(Saved data entries)
= = = = =

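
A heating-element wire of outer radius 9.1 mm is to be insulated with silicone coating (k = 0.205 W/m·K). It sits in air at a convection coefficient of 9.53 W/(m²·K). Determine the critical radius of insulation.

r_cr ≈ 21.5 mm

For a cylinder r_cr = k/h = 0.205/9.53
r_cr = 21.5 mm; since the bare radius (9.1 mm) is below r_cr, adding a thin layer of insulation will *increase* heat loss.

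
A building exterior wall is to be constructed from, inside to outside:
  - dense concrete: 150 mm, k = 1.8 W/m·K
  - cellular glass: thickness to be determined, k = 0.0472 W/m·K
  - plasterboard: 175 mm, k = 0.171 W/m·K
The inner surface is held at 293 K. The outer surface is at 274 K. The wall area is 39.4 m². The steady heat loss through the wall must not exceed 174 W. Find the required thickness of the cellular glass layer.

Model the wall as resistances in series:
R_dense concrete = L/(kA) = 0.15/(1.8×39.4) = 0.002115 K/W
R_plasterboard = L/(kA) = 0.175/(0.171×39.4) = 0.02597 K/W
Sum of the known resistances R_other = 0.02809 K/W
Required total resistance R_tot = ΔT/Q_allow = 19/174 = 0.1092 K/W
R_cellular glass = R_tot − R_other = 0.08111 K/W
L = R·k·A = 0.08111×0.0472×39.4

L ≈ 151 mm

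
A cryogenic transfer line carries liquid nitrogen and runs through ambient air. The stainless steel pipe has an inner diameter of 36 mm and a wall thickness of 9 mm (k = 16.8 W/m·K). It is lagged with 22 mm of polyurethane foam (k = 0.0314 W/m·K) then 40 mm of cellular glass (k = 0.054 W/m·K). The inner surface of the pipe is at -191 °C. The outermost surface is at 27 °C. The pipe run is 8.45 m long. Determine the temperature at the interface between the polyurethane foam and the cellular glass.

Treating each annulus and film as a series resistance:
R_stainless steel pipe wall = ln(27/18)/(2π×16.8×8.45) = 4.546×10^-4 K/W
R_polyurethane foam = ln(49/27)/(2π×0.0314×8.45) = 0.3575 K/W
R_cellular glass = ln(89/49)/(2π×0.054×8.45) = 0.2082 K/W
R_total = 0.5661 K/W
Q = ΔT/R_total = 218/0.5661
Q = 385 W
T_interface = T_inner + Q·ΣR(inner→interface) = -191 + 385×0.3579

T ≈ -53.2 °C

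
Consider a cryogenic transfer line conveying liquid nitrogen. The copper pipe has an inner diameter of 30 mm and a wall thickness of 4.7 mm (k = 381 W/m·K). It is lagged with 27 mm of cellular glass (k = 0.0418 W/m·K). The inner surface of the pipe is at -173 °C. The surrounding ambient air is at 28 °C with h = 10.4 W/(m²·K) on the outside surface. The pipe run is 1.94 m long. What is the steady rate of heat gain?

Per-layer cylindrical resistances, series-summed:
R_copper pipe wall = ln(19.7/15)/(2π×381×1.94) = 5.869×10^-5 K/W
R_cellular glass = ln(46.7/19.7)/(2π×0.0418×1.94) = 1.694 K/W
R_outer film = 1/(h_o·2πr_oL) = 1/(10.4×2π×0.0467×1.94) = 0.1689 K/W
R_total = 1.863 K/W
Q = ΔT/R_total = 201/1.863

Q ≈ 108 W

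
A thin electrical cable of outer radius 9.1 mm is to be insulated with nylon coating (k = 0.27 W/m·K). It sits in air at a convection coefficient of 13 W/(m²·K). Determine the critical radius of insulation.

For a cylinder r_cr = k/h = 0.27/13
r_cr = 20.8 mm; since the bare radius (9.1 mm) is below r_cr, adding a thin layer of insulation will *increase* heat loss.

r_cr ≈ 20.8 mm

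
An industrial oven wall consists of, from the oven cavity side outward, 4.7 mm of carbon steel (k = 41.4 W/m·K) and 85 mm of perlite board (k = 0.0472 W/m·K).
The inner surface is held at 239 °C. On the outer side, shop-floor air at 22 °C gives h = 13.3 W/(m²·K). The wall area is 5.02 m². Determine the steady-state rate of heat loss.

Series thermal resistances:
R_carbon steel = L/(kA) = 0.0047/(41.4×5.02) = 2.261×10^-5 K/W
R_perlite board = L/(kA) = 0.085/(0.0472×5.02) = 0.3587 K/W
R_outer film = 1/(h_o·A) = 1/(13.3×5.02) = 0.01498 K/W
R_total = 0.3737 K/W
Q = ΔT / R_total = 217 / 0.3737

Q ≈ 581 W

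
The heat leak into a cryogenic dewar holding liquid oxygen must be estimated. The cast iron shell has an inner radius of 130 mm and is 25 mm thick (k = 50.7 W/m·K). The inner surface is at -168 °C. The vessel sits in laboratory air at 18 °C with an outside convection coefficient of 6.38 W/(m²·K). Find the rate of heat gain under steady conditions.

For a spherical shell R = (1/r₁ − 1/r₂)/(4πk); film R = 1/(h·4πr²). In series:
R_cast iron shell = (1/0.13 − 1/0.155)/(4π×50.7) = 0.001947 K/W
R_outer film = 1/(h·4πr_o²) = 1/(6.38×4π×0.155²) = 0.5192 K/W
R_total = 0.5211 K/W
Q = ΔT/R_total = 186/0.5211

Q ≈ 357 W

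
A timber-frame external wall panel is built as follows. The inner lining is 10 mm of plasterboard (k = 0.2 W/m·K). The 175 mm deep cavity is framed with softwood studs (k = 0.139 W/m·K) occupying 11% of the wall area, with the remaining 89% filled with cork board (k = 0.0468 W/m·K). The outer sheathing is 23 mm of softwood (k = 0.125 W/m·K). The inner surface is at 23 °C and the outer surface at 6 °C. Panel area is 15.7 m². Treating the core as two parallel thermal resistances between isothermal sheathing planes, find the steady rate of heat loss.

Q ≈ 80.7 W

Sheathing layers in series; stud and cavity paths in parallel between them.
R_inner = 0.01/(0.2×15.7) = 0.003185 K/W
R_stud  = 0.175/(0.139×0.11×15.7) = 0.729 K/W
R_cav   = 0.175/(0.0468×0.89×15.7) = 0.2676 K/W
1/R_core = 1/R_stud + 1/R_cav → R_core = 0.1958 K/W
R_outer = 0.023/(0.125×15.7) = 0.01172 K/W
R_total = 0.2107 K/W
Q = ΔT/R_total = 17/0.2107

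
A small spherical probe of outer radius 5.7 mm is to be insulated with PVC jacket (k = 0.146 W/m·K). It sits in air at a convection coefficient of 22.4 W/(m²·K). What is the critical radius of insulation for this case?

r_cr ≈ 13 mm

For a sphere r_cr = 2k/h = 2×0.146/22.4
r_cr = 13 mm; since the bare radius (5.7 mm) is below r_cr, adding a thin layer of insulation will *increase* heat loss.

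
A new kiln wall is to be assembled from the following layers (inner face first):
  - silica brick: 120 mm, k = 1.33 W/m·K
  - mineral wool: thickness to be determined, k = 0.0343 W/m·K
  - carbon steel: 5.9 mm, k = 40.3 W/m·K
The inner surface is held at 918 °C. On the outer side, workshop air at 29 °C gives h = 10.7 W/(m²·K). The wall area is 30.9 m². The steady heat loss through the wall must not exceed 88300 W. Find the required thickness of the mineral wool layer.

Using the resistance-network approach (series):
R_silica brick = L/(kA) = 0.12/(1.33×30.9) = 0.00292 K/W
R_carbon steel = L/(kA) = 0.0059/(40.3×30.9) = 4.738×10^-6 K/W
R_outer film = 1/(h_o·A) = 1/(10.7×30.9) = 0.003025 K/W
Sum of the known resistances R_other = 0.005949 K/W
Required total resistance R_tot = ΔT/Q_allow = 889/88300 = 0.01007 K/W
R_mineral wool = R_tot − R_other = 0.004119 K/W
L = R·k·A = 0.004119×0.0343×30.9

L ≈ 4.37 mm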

= = = = =

* _REQUIRED ACTION_: Going through the data above, return each line with the word "determined".

* _EXERCISE SOLUTION_:
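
  - cellular glass: thickness to be determined, k = 0.0472 W/m·K
  - mineral wool: thickness to be determined, k = 0.0343 W/m·K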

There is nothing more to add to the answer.